**Required work:**
Return the records below exactly, leaving nothing out.

**Excerpts from a dataset:**
——————

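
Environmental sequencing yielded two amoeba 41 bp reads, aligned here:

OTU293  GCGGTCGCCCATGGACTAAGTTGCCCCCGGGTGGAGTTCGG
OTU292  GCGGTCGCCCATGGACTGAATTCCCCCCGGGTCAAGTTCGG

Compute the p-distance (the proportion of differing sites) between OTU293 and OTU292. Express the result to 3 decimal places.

0.122

The sequences differ at positions 18 (A/G), 20 (G/A), 23 (G/C), 33 (G/C), 34 (G/A).
There are 5 differences over 41 sites, so p = 5/41 = 0.122.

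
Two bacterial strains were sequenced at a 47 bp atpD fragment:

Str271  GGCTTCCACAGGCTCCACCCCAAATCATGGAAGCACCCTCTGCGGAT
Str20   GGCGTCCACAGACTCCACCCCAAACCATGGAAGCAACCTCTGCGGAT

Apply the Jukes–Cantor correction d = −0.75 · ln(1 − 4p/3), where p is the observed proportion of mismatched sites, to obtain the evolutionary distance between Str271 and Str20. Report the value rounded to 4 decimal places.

Mismatches occur at site 4 (T↔G), site 12 (G↔A), site 25 (T↔C), site 36 (C↔A).
p = 4/47 = 0.085106.
d = −0.75 · ln(1 − (4/3)·0.085106) = −0.75 · ln(0.886525) = −0.75 · (-0.120446) = 0.0903.

0.0903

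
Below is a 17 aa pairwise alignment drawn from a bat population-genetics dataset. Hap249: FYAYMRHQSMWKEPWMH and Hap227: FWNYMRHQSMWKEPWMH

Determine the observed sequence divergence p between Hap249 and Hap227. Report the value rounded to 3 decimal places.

Mismatches occur at site 2 (Y/W), site 3 (A/N).
There are 2 differences over 17 sites, so p = 2/17 = 0.118.

0.118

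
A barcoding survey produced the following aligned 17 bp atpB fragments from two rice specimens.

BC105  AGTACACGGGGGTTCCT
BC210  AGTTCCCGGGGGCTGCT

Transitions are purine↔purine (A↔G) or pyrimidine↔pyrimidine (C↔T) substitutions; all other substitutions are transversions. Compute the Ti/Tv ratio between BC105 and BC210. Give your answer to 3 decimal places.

Mismatches occur at site 4 (A↔T, transversion), site 6 (A↔C, transversion), site 13 (T↔C, transition), site 15 (C↔G, transversion).
Of the 4 differences, 1 transition and 3 transversions, so Ti/Tv = 1/3 = 0.333.

0.333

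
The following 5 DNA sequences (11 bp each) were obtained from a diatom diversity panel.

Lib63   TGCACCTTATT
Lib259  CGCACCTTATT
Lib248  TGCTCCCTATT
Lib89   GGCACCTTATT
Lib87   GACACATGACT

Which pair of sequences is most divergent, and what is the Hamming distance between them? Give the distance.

7

Pairwise Hamming distances:
  Lib63 vs Lib259: 1
  Lib63 vs Lib248: 2
  Lib63 vs Lib89: 1
  Lib63 vs Lib87: 5
  Lib259 vs Lib248: 3
  Lib259 vs Lib89: 1
  Lib259 vs Lib87: 5
  Lib248 vs Lib89: 3
  Lib248 vs Lib87: 7
  Lib89 vs Lib87: 4
The largest is 7, between Lib248 and Lib87.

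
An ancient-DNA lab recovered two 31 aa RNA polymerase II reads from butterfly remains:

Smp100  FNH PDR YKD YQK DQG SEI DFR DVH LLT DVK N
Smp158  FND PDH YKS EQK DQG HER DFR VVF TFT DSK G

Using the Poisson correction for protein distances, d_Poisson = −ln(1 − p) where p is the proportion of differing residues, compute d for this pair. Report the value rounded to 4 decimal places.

Differing sites — 3:H/D; 6:R/H; 9:D/S; 10:Y/E; 16:S/H; 18:I/R; 22:D/V; 24:H/F; 25:L/T; 26:L/F; 29:V/S; 31:N/G.
p = 12/31 = 0.387097.
d = −ln(1 − 0.387097) = −ln(0.612903) = 0.4895.

0.4895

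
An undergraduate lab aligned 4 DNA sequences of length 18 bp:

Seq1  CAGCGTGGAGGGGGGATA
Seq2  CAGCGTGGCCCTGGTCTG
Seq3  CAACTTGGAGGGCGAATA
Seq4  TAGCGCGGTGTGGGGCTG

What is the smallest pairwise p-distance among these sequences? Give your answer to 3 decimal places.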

——————

**Response to the task:**
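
Environmental sequencing yielded two amoeba 41 bp reads, aligned here:

OTU293  GCGGTCGCCCATGGACTAAGTTGCCCCCGGGTGGAGTTCGG
OTU292  GCGGTCGCCCATGGACTGAATTCCCCCCGGGTCAAGTTCGG

Compute the p-distance (the proportion of differing sites) between OTU293 and OTU292. Express the result to 3 decimal places.

0.122

The sequences differ at positions 18 (A/G), 20 (G/A), 23 (G/C), 33 (G/C), 34 (G/A).
There are 5 differences over 41 sites, so p = 5/41 = 0.122.

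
Two bacterial strains were sequenced at a 47 bp atpD fragment:

Str271  GGCTTCCACAGGCTCCACCCCAAATCATGGAAGCACCCTCTGCGGAT
Str20   GGCGTCCACAGACTCCACCCCAAACCATGGAAGCAACCTCTGCGGAT

Apply the Jukes–Cantor correction d = −0.75 · ln(1 − 4p/3), where p is the observed proportion of mismatched sites, to obtain the evolutionary distance between Str271 and Str20. Report the value rounded to 4 decimal places.

Mismatches occur at site 4 (T↔G), site 12 (G↔A), site 25 (T↔C), site 36 (C↔A).
p = 4/47 = 0.085106.
d = −0.75 · ln(1 − (4/3)·0.085106) = −0.75 · ln(0.886525) = −0.75 · (-0.120446) = 0.0903.

0.0903

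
Below is a 17 aa pairwise alignment drawn from a bat population-genetics dataset. Hap249: FYAYMRHQSMWKEPWMH and Hap227: FWNYMRHQSMWKEPWMH

Determine the observed sequence divergence p between Hap249 and Hap227. Report the value rounded to 3 decimal places.

Mismatches occur at site 2 (Y/W), site 3 (A/N).
There are 2 differences over 17 sites, so p = 2/17 = 0.118.

0.118

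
A barcoding survey produced the following aligned 17 bp atpB fragments from two rice specimens.

BC105  AGTACACGGGGGTTCCT
BC210  AGTTCCCGGGGGCTGCT

Transitions are purine↔purine (A↔G) or pyrimidine↔pyrimidine (C↔T) substitutions; all other substitutions are transversions. Compute the Ti/Tv ratio between BC105 and BC210. Give your answer to 3 decimal places.

Mismatches occur at site 4 (A↔T, transversion), site 6 (A↔C, transversion), site 13 (T↔C, transition), site 15 (C↔G, transversion).
Of the 4 differences, 1 transition and 3 transversions, so Ti/Tv = 1/3 = 0.333.

0.333

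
The following 5 DNA sequences (11 bp each) were obtained from a diatom diversity panel.

Lib63   TGCACCTTATT
Lib259  CGCACCTTATT
Lib248  TGCTCCCTATT
Lib89   GGCACCTTATT
Lib87   GACACATGACT

Which pair of sequences is most divergent, and what is the Hamming distance between them? Give the distance.

7

Pairwise Hamming distances:
  Lib63 vs Lib259: 1
  Lib63 vs Lib248: 2
  Lib63 vs Lib89: 1
  Lib63 vs Lib87: 5
  Lib259 vs Lib248: 3
  Lib259 vs Lib89: 1
  Lib259 vs Lib87: 5
  Lib248 vs Lib89: 3
  Lib248 vs Lib87: 7
  Lib89 vs Lib87: 4
The largest is 7, between Lib248 and Lib87.

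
An ancient-DNA lab recovered two 31 aa RNA polymerase II reads from butterfly remains:

Smp100  FNH PDR YKD YQK DQG SEI DFR DVH LLT DVK N
Smp158  FND PDH YKS EQK DQG HER DFR VVF TFT DSK G

Using the Poisson correction for protein distances, d_Poisson = −ln(1 − p) where p is the proportion of differing residues, compute d for this pair. Report the value rounded to 4 decimal places.

Differing sites — 3:H/D; 6:R/H; 9:D/S; 10:Y/E; 16:S/H; 18:I/R; 22:D/V; 24:H/F; 25:L/T; 26:L/F; 29:V/S; 31:N/G.
p = 12/31 = 0.387097.
d = −ln(1 − 0.387097) = −ln(0.612903) = 0.4895.

0.4895

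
An undergraduate lab aligned 4 DNA sequences of length 18 bp:

Seq1  CAGCGTGGAGGGGGGATA
Seq2  CAGCGTGGCCCTGGTCTG
Seq3  CAACTTGGAGGGCGAATA
Seq4  TAGCGCGGTGTGGGGCTG

What is the smallest pairwise p-distance among these sequences? Give your answer to 3 decimal places.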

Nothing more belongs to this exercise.